┏━━

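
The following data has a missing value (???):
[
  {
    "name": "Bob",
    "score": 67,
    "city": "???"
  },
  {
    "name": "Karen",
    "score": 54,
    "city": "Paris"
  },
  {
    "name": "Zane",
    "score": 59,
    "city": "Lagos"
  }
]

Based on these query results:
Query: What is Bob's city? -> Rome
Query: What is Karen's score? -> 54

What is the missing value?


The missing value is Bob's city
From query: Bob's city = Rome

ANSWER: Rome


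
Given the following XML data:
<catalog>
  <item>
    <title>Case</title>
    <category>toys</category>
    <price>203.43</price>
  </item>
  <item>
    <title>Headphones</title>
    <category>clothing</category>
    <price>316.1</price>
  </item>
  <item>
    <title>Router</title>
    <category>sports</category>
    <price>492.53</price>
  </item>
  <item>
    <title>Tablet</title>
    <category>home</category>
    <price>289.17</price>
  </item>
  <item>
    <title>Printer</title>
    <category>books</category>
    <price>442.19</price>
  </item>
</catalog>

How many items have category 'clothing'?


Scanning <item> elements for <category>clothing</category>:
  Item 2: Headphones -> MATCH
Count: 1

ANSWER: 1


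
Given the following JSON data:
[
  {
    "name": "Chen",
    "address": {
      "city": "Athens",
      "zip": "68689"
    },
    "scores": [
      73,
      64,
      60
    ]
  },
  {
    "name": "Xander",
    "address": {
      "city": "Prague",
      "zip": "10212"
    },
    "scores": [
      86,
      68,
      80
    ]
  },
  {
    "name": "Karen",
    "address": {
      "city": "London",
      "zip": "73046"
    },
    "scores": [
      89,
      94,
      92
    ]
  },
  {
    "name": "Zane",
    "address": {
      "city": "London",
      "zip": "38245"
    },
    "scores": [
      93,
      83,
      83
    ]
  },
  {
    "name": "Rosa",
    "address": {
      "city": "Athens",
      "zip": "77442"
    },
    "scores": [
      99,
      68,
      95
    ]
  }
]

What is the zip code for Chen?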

┗━━

TO DO — Reproduce every entry above without a single alteration.

COMPLETED TASK —
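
The following data has a missing value (???):
[
  {
    "name": "Bob",
    "score": 67,
    "city": "???"
  },
  {
    "name": "Karen",
    "score": 54,
    "city": "Paris"
  },
  {
    "name": "Zane",
    "score": 59,
    "city": "Lagos"
  }
]

Based on these query results:
Query: What is Bob's city? -> Rome
Query: What is Karen's score? -> 54

What is the missing value?


The missing value is Bob's city
From query: Bob's city = Rome

ANSWER: Rome


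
Given the following XML data:
<catalog>
  <item>
    <title>Case</title>
    <category>toys</category>
    <price>203.43</price>
  </item>
  <item>
    <title>Headphones</title>
    <category>clothing</category>
    <price>316.1</price>
  </item>
  <item>
    <title>Router</title>
    <category>sports</category>
    <price>492.53</price>
  </item>
  <item>
    <title>Tablet</title>
    <category>home</category>
    <price>289.17</price>
  </item>
  <item>
    <title>Printer</title>
    <category>books</category>
    <price>442.19</price>
  </item>
</catalog>

How many items have category 'clothing'?


Scanning <item> elements for <category>clothing</category>:
  Item 2: Headphones -> MATCH
Count: 1

ANSWER: 1


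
Given the following JSON data:
[
  {
    "name": "Chen",
    "address": {
      "city": "Athens",
      "zip": "68689"
    },
    "scores": [
      73,
      64,
      60
    ]
  },
  {
    "name": "Xander",
    "address": {
      "city": "Prague",
      "zip": "10212"
    },
    "scores": [
      86,
      68,
      80
    ]
  },
  {
    "name": "Karen",
    "address": {
      "city": "London",
      "zip": "73046"
    },
    "scores": [
      89,
      94,
      92
    ]
  },
  {
    "name": "Zane",
    "address": {
      "city": "London",
      "zip": "38245"
    },
    "scores": [
      93,
      83,
      83
    ]
  },
  {
    "name": "Rosa",
    "address": {
      "city": "Athens",
      "zip": "77442"
    },
    "scores": [
      99,
      68,
      95
    ]
  }
]

What is the zip code for Chen?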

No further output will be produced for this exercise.